» Provided records
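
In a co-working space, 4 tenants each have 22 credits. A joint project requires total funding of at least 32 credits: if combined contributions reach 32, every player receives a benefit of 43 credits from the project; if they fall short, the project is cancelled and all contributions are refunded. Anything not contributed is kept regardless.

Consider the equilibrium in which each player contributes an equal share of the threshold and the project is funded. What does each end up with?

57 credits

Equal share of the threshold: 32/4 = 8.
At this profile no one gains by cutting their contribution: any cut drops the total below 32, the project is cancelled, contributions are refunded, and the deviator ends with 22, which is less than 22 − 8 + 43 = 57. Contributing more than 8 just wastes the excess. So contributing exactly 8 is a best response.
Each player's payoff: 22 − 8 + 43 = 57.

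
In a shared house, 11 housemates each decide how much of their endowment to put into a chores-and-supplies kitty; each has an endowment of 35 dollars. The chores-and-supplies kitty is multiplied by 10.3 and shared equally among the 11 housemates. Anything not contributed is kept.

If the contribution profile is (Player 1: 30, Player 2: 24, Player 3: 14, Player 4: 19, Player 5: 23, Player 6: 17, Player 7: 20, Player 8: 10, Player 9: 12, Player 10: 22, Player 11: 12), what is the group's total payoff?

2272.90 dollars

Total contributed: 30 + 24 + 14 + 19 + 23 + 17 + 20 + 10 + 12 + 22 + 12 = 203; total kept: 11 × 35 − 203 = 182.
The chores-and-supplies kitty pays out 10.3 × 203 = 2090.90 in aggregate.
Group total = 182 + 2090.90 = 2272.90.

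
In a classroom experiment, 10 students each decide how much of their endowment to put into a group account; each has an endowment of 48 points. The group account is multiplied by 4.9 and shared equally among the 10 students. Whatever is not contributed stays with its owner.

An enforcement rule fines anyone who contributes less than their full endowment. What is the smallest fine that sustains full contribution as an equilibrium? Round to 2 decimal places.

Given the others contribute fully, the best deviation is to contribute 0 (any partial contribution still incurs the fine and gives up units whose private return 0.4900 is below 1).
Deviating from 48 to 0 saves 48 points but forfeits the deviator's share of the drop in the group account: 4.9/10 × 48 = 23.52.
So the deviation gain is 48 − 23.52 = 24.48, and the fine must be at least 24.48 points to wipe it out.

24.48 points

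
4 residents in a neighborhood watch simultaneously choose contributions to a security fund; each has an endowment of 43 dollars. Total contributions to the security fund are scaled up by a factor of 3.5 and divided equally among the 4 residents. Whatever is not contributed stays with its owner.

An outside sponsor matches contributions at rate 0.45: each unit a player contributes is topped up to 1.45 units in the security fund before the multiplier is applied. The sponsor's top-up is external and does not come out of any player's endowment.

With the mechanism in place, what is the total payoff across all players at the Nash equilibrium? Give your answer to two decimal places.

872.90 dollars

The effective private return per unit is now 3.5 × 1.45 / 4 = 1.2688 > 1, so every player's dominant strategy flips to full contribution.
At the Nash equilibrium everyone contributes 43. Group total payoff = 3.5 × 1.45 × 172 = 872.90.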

...

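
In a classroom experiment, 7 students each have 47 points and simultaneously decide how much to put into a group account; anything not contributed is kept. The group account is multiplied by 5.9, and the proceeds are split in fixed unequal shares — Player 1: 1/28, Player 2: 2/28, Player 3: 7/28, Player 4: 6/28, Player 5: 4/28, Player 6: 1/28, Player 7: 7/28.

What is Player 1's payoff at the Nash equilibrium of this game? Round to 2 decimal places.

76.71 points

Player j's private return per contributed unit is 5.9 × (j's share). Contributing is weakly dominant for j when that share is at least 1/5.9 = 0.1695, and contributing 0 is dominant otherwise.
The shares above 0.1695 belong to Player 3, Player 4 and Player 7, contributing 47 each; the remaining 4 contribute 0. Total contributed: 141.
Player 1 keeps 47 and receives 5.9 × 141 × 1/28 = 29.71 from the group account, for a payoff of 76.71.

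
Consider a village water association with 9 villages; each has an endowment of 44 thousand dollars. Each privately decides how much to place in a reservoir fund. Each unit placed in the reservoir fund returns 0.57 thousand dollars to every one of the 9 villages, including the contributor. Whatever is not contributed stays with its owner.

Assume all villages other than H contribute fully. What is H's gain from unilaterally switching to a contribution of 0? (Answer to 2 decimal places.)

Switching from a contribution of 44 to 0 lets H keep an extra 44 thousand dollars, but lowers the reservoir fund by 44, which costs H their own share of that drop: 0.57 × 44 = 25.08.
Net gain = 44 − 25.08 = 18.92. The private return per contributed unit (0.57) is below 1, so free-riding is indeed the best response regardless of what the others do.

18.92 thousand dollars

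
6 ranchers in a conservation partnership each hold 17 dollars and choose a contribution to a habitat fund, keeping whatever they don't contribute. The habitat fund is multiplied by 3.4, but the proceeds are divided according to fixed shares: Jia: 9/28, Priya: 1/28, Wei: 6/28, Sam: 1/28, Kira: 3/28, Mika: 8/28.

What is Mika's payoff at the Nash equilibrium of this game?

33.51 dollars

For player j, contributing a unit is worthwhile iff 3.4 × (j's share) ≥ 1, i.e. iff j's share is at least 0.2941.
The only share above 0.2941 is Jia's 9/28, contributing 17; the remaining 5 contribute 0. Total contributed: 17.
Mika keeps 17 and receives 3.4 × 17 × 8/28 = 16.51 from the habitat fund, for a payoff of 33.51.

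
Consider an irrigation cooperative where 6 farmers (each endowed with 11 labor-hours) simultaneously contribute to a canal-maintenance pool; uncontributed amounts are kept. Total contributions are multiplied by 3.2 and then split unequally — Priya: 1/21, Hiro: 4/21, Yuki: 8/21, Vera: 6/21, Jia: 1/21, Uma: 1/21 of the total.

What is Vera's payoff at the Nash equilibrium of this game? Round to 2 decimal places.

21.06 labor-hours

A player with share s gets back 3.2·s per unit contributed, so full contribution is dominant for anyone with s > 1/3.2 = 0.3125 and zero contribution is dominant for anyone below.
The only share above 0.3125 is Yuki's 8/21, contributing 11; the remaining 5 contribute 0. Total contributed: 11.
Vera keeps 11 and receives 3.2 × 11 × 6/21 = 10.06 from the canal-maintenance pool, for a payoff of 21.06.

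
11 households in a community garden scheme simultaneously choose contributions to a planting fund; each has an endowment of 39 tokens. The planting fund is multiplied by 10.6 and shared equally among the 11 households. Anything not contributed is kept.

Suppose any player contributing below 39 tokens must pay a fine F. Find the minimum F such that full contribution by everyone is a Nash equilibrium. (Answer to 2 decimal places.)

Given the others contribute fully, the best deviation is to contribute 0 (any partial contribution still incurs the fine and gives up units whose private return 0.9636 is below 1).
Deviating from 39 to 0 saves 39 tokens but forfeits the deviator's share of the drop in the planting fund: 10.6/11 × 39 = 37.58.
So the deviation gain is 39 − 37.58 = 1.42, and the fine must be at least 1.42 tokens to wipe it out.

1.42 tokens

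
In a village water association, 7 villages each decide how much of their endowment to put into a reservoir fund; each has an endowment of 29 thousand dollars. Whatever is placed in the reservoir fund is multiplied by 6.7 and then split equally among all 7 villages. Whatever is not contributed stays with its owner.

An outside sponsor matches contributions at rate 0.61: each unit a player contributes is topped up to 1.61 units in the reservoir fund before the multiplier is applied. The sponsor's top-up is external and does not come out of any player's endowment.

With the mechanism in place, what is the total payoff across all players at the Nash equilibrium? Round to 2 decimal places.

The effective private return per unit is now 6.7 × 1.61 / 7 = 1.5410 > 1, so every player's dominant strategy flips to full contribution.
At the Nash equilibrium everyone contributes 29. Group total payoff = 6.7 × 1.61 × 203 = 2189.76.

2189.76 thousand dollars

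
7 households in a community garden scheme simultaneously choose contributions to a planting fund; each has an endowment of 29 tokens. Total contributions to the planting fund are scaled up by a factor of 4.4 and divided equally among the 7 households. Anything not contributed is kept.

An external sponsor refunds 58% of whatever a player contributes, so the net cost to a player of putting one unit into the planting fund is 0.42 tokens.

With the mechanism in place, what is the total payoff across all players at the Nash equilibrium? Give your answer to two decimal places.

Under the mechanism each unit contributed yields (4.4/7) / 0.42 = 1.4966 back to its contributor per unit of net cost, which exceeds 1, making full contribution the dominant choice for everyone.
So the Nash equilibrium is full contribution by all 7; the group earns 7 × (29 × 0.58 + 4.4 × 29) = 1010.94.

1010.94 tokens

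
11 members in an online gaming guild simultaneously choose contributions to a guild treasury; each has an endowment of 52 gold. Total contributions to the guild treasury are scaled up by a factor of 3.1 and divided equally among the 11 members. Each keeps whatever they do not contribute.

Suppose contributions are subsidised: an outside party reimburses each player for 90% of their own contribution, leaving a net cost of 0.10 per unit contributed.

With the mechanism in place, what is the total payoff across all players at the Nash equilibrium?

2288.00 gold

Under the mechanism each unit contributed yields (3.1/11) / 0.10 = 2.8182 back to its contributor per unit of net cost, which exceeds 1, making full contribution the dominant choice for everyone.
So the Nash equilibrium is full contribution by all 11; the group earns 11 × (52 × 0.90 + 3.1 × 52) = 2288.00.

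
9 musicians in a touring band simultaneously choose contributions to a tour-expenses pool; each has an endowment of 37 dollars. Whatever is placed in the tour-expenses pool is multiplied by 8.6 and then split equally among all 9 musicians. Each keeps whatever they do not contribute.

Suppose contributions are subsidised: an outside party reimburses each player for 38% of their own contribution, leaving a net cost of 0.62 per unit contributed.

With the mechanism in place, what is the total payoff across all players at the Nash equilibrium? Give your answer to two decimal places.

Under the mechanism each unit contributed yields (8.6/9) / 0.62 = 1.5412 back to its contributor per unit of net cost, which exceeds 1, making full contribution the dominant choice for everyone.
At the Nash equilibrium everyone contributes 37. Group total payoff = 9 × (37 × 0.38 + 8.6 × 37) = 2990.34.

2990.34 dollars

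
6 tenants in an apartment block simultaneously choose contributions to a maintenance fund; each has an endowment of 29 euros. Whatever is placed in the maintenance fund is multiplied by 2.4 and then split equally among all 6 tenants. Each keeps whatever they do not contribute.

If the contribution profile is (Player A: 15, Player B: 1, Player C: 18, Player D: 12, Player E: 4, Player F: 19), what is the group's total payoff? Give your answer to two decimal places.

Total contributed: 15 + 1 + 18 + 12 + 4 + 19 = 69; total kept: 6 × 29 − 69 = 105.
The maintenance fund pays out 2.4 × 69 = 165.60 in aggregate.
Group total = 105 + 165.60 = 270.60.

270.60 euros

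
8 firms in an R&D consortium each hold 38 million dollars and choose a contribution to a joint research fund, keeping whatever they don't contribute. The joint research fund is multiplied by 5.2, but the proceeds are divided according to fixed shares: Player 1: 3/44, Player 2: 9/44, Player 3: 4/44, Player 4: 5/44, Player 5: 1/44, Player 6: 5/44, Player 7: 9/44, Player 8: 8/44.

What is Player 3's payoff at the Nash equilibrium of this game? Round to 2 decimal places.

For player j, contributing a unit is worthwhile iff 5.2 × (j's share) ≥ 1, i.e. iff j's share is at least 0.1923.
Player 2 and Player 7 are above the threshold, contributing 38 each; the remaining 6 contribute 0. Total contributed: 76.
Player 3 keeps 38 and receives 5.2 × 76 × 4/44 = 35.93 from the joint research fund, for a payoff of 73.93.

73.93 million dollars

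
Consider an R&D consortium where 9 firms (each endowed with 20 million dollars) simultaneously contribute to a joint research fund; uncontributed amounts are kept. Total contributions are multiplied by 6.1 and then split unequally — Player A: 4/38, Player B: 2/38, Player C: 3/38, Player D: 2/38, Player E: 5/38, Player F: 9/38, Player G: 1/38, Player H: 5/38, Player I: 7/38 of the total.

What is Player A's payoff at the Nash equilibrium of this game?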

» Prompt
All lines above from the one with "In a co-working" to the one with "In a shared", inclusive, should be copied exactly, and no other lines.

» Answer to this exercise
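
In a co-working space, 4 tenants each have 22 credits. A joint project requires total funding of at least 32 credits: if combined contributions reach 32, every player receives a benefit of 43 credits from the project; if they fall short, the project is cancelled and all contributions are refunded. Anything not contributed is kept regardless.

Consider the equilibrium in which each player contributes an equal share of the threshold and the project is funded. What does each end up with?

57 credits

Equal share of the threshold: 32/4 = 8.
At this profile no one gains by cutting their contribution: any cut drops the total below 32, the project is cancelled, contributions are refunded, and the deviator ends with 22, which is less than 22 − 8 + 43 = 57. Contributing more than 8 just wastes the excess. So contributing exactly 8 is a best response.
Each player's payoff: 22 − 8 + 43 = 57.

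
In a shared house, 11 housemates each decide how much of their endowment to put into a chores-and-supplies kitty; each has an endowment of 35 dollars. The chores-and-supplies kitty is multiplied by 10.3 and shared equally among the 11 housemates. Anything not contributed is kept.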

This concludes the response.